EXERCISE OBJECTIVE
An exact copy of all the data below is required.

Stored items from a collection

###

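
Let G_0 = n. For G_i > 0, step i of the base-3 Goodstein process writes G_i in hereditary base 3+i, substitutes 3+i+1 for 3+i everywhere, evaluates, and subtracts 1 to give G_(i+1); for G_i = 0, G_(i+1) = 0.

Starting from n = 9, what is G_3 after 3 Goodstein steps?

19

step 0: 9 = 3^2; sub 4 for 3: 4^2; = 16; G_1 = 16−1 = 15
step 1: 15 = 3·4 + 3; sub 5 for 4: 3·5 + 3; = 18; G_2 = 18−1 = 17
step 2: 17 = 3·5 + 2; sub 6 for 5: 3·6 + 2; = 20; G_3 = 20−1 = 19
step 3: 19 = 3·6 + 1; sub 7 for 6: 3·7 + 1; = 22; G_4 = 22−1 = 21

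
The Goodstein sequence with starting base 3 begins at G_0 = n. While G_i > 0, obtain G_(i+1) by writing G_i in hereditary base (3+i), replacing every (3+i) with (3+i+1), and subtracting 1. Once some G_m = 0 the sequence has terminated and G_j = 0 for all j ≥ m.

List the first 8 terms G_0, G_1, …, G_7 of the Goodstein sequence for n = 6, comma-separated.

6, 7, 7, 7, 7, 7, 6, 5

base 3: 6 = 2·3; at 4: 2·4 = 8; next = 7
base 4: 7 = 4 + 3; at 5: 5 + 3 = 8; next = 7
base 5: 7 = 5 + 2; at 6: 6 + 2 = 8; next = 7
base 6: 7 = 6 + 1; at 7: 7 + 1 = 8; next = 7
base 7: 7 = 7; at 8: 8 = 8; next = 7
base 8: 7 = 7; at 9: 7 = 7; next = 6
base 9: 6 = 6; at 10: 6 = 6; next = 5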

###

WRITTEN ANSWER
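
Let G_0 = n. For G_i > 0, step i of the base-3 Goodstein process writes G_i in hereditary base 3+i, substitutes 3+i+1 for 3+i everywhere, evaluates, and subtracts 1 to give G_(i+1); for G_i = 0, G_(i+1) = 0.

Starting from n = 9, what is G_3 after 3 Goodstein steps?

19

step 0: 9 = 3^2; sub 4 for 3: 4^2; = 16; G_1 = 16−1 = 15
step 1: 15 = 3·4 + 3; sub 5 for 4: 3·5 + 3; = 18; G_2 = 18−1 = 17
step 2: 17 = 3·5 + 2; sub 6 for 5: 3·6 + 2; = 20; G_3 = 20−1 = 19
step 3: 19 = 3·6 + 1; sub 7 for 6: 3·7 + 1; = 22; G_4 = 22−1 = 21

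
The Goodstein sequence with starting base 3 begins at G_0 = n. While G_i > 0, obtain G_(i+1) by writing G_i in hereditary base (3+i), replacing every (3+i) with (3+i+1), and subtracting 1. Once some G_m = 0 the sequence has terminated and G_j = 0 for all j ≥ m.

List the first 8 terms G_0, G_1, …, G_7 of the Goodstein sequence for n = 6, comma-separated.

6, 7, 7, 7, 7, 7, 6, 5

base 3: 6 = 2·3; at 4: 2·4 = 8; next = 7
base 4: 7 = 4 + 3; at 5: 5 + 3 = 8; next = 7
base 5: 7 = 5 + 2; at 6: 6 + 2 = 8; next = 7
base 6: 7 = 6 + 1; at 7: 7 + 1 = 8; next = 7
base 7: 7 = 7; at 8: 8 = 8; next = 7
base 8: 7 = 7; at 9: 7 = 7; next = 6
base 9: 6 = 6; at 10: 6 = 6; next = 5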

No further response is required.